→ **What to work on**: Reproduce exactly the lines below from the one containing "w1 -> w1, w4" through the one containing "w9 -> w5, w9.", including both, and nothing else.

* * * *

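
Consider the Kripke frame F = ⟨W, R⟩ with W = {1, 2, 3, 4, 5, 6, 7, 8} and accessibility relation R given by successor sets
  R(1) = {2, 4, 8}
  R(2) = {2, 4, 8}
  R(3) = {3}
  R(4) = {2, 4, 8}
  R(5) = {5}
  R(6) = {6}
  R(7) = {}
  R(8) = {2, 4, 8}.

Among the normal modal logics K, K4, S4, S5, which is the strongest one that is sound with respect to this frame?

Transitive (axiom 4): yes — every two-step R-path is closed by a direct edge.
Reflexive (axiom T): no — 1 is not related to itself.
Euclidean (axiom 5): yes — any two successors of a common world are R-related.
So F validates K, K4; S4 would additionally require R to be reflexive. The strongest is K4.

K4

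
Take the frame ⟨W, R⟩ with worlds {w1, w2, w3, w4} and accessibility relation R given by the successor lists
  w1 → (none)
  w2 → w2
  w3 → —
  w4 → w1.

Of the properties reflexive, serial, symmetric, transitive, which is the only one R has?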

* * * *

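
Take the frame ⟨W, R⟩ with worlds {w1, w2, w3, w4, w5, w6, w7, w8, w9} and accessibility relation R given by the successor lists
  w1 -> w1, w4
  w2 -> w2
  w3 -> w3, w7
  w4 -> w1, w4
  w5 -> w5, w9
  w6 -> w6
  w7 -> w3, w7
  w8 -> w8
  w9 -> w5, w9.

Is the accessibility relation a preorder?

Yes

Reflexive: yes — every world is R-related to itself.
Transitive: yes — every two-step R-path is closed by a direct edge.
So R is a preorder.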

* * * *

→ **Solution for this problem**:
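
  w1 -> w1, w4
  w2 -> w2
  w3 -> w3, w7
  w4 -> w1, w4
  w5 -> w5, w9
  w6 -> w6
  w7 -> w3, w7
  w8 -> w8
  w9 -> w5, w9.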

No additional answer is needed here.